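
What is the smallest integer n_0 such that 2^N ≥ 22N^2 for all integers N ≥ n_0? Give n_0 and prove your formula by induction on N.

n_0 = 12

At N = 11: 2048 < 2662, so the inequality fails and n_0 ≥ 12. We prove 2^N ≥ 22N^2 for all N ≥ 12.
For the base case N = 12: 2^N = 4096 and 22N^2 = 3168, so 4096 ≥ 3168.
Inductive step: suppose the statement holds for some p ≥ 12, so 2^p ≥ 22p^2.
Then 2^(p + 1) = 2·(2^p) ≥ 2·(22p^2).
Also, for p ≥ 12 we have 2·(22p^2) ≥ 22(p+1)^2, since 2 ≥ (1 + 1/p)^2 for all p ≥ 12.
Combining, 2^(p + 1) ≥ 22(p+1)^2.
This completes the induction.
Hence the smallest such n_0 is 12.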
* * * *
INSTRUCTIONS TO FOLLOW:
Write out the whole listing again. Match it word for word.

ANSWER BOX:
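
What is the smallest integer n_0 such that 2^N ≥ 22N^2 for all integers N ≥ n_0? Give n_0 and prove your formula by induction on N.

n_0 = 12

At N = 11: 2048 < 2662, so the inequality fails and n_0 ≥ 12. We prove 2^N ≥ 22N^2 for all N ≥ 12.
For the base case N = 12: 2^N = 4096 and 22N^2 = 3168, so 4096 ≥ 3168.
Inductive step: suppose the statement holds for some p ≥ 12, so 2^p ≥ 22p^2.
Then 2^(p + 1) = 2·(2^p) ≥ 2·(22p^2).
Also, for p ≥ 12 we have 2·(22p^2) ≥ 22(p+1)^2, since 2 ≥ (1 + 1/p)^2 for all p ≥ 12.
Combining, 2^(p + 1) ≥ 22(p+1)^2.
This completes the induction.
Hence the smallest such n_0 is 12.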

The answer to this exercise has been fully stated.